▸ Work to be completed
List the lines of this listing that hold the word "callbacks".

▸ Given information

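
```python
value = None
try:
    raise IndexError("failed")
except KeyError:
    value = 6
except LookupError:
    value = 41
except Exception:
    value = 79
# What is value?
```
41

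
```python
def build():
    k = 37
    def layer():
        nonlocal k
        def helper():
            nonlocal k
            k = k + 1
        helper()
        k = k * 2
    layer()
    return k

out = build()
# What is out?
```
76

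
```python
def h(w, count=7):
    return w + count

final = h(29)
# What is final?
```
36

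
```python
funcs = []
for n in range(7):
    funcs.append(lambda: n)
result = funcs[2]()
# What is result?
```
6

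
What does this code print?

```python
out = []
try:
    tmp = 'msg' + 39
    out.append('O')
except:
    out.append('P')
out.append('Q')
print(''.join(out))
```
PQ

Exception raised in try, caught by bare except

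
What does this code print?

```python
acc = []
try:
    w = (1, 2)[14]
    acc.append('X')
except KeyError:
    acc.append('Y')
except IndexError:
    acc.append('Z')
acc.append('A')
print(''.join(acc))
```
ZA

IndexError is caught by its specific handler, not KeyError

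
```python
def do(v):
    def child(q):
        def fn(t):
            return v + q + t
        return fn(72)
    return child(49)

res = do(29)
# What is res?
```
150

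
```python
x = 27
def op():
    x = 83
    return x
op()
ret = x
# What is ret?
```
27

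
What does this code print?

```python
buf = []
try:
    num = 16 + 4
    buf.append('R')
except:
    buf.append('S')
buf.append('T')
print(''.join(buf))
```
RT

No exception, try block completes normally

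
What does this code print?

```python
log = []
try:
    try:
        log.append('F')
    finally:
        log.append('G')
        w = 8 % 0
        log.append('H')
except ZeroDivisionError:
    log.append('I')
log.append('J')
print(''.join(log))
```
FGIJ

Exception in inner finally caught by outer except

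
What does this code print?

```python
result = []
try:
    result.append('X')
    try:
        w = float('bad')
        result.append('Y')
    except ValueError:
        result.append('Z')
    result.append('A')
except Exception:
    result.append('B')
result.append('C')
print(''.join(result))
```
XZAC

Inner exception caught by inner handler, outer continues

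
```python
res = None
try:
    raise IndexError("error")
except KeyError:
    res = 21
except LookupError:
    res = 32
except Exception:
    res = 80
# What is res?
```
32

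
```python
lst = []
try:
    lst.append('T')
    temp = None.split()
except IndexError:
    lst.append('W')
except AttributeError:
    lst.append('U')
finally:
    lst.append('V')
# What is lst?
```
['T', 'U', 'V']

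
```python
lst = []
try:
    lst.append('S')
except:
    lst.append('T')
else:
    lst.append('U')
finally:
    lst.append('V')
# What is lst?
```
['S', 'U', 'V']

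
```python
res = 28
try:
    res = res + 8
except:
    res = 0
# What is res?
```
36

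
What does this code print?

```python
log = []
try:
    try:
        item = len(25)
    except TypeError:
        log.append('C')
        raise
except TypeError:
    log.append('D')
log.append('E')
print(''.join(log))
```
CDE

raise without argument re-raises current exception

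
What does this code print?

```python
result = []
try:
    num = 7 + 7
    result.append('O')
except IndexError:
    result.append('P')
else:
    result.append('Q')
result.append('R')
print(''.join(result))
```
OQR

else block runs when no exception occurs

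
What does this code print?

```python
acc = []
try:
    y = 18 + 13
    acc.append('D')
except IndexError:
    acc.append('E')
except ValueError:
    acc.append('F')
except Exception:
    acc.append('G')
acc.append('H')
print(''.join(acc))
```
DH

No exception, try block completes normally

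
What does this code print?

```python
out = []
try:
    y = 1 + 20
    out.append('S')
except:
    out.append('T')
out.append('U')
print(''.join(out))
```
SU

No exception, try block completes normally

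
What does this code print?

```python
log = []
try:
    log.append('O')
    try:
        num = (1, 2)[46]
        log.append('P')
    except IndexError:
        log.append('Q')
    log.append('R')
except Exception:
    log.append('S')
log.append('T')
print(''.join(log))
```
OQRT

Inner exception caught by inner handler, outer continues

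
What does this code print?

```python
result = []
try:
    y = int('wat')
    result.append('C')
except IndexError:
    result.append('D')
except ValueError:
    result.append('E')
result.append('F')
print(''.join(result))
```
EF

ValueError is caught by its specific handler, not IndexError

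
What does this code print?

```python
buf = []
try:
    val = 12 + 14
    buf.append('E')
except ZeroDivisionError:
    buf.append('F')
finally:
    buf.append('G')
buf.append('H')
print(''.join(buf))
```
EGH

finally runs after normal execution too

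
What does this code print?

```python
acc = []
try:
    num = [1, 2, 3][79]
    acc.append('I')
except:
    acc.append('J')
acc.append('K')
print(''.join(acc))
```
JK

Exception raised in try, caught by bare except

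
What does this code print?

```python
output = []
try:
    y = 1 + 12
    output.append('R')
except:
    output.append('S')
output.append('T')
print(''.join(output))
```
RT

No exception, try block completes normally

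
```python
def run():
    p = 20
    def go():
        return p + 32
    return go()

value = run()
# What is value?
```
52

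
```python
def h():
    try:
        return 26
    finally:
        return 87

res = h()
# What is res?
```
87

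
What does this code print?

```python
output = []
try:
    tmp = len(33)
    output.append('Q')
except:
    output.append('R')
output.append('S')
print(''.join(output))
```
RS

Exception raised in try, caught by bare except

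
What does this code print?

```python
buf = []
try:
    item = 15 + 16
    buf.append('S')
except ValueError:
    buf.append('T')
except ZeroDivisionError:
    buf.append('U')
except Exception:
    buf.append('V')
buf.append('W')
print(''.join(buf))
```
SW

No exception, try block completes normally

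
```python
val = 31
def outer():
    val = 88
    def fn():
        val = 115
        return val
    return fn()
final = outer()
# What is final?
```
115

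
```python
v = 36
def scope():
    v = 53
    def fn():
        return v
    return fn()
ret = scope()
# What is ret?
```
53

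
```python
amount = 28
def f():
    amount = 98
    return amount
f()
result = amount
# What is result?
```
28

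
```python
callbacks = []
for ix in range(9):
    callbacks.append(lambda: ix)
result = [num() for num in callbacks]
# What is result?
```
[8, 8, 8, 8, 8, 8, 8, 8, 8]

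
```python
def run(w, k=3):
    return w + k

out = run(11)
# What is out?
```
14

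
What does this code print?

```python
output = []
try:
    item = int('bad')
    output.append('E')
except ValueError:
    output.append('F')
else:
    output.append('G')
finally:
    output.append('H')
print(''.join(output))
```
FH

Exception: except runs, else skipped, finally runs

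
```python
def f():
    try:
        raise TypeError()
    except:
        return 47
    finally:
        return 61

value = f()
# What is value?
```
61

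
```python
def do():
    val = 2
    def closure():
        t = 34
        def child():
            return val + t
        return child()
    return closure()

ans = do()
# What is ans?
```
36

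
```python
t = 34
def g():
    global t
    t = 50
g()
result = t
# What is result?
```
50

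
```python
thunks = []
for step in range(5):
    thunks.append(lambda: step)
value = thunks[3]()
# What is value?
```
4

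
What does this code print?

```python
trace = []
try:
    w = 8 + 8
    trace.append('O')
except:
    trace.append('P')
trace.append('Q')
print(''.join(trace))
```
OQ

No exception, try block completes normally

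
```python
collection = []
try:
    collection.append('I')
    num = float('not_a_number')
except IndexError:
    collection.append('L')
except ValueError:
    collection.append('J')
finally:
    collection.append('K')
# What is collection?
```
['I', 'J', 'K']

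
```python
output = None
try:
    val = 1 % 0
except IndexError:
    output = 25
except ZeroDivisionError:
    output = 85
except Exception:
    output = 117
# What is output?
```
85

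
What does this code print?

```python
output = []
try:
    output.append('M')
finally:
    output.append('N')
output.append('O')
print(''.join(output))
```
MNO

try/finally without except, no exception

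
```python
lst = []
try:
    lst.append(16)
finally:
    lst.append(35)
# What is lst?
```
[16, 35]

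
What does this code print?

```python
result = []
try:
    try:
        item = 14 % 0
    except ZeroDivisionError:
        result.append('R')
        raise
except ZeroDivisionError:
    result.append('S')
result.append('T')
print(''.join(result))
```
RST

raise without argument re-raises current exception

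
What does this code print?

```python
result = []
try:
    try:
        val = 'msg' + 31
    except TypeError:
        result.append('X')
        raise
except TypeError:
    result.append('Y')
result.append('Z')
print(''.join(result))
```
XYZ

raise without argument re-raises current exception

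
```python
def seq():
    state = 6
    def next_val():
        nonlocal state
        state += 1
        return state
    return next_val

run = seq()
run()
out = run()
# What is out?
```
8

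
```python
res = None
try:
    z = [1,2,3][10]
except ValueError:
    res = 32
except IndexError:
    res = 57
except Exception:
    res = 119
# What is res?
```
57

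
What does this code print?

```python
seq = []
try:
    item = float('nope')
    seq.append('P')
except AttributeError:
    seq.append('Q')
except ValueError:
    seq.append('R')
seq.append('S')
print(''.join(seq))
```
RS

ValueError is caught by its specific handler, not AttributeError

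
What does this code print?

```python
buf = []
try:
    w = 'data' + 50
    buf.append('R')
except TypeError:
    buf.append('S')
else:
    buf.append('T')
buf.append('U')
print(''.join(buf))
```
SU

else block skipped when exception is caught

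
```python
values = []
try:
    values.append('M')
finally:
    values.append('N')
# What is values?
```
['M', 'N']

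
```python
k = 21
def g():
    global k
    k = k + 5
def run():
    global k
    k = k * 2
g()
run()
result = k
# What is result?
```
52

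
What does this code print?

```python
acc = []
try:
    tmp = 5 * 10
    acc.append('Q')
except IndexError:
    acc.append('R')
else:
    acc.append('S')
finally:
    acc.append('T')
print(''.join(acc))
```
QST

else runs before finally when no exception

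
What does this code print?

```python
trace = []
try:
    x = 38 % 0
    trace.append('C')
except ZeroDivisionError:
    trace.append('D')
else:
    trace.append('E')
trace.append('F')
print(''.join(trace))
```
DF

else block skipped when exception is caught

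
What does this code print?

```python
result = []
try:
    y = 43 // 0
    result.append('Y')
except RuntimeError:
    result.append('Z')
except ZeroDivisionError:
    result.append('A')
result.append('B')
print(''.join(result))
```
AB

ZeroDivisionError is caught by its specific handler, not RuntimeError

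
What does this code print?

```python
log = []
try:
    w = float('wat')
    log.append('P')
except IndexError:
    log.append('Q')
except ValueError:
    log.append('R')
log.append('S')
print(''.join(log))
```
RS

ValueError is caught by its specific handler, not IndexError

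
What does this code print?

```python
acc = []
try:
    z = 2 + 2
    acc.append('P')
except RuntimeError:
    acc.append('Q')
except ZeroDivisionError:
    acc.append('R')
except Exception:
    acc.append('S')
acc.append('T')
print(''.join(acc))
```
PT

No exception, try block completes normally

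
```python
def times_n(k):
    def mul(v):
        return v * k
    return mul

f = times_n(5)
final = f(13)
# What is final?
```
65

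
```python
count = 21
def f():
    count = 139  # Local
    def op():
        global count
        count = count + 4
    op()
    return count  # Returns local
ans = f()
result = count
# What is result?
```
25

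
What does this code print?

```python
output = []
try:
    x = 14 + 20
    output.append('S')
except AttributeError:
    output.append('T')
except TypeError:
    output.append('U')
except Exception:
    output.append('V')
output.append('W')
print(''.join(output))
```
SW

No exception, try block completes normally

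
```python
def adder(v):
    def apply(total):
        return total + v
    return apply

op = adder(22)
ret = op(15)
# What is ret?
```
37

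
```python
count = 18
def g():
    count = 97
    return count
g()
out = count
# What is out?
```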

▸ Your solution
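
callbacks = []
    callbacks.append(lambda: ix)
result = [num() for num in callbacks]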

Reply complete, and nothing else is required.